> What you are asked to do: All lines from the one containing "6. ack(F2, 2)" down to the one containing "After all operations, what is matchIndex[F1]?", both ends included, are to be given again exactly; omit the rest of the listing below.

*** Begin section ***

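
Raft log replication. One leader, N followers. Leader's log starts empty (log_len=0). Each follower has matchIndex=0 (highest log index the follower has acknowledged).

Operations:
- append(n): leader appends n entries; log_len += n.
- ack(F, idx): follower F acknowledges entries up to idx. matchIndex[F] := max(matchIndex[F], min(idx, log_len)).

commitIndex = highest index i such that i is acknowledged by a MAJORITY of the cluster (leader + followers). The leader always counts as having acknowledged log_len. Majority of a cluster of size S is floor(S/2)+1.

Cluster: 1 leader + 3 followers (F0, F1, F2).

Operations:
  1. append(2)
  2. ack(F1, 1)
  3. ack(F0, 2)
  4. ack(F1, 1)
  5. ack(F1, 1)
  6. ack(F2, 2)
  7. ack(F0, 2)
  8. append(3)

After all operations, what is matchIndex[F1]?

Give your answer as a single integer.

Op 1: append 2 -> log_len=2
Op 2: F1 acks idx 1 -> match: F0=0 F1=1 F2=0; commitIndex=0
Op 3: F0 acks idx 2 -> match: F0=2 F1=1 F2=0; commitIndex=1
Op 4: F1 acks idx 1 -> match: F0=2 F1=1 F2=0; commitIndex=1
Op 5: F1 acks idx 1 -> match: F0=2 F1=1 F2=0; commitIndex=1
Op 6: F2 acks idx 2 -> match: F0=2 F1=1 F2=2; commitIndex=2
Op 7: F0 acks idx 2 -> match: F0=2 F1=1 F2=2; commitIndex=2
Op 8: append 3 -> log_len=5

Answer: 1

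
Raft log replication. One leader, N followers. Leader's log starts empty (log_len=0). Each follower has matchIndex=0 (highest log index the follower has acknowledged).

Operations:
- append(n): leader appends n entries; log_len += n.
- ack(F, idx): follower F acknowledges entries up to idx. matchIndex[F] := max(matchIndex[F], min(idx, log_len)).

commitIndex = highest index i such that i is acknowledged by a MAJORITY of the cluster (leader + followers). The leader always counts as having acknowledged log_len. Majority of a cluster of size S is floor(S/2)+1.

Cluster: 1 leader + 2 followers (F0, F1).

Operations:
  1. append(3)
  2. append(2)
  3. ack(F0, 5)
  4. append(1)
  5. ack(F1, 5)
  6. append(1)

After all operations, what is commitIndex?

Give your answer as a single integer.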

*** End section ***
*** Begin section ***

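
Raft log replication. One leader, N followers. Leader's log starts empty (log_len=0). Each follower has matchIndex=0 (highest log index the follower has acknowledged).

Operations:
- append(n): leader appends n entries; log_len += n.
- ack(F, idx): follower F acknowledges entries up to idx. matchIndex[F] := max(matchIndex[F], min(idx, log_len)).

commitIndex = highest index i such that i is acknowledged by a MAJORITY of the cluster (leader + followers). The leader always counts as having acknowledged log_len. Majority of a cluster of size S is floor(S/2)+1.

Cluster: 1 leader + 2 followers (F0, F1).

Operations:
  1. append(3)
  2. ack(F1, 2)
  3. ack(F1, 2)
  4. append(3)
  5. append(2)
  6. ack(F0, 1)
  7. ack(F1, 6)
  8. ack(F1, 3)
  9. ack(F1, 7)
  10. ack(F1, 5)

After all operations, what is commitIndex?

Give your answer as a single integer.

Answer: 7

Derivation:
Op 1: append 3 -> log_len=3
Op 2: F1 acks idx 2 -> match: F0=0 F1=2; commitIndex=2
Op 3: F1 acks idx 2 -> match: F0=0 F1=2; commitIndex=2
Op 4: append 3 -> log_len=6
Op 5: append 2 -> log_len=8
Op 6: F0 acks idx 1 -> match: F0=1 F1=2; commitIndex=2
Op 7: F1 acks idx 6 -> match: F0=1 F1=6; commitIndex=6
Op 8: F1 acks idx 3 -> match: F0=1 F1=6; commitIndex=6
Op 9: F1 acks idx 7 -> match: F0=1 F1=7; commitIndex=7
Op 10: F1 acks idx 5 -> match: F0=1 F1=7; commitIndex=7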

*** End section ***

> Solution to this problem:
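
  6. ack(F2, 2)
  7. ack(F0, 2)
  8. append(3)

After all operations, what is matchIndex[F1]?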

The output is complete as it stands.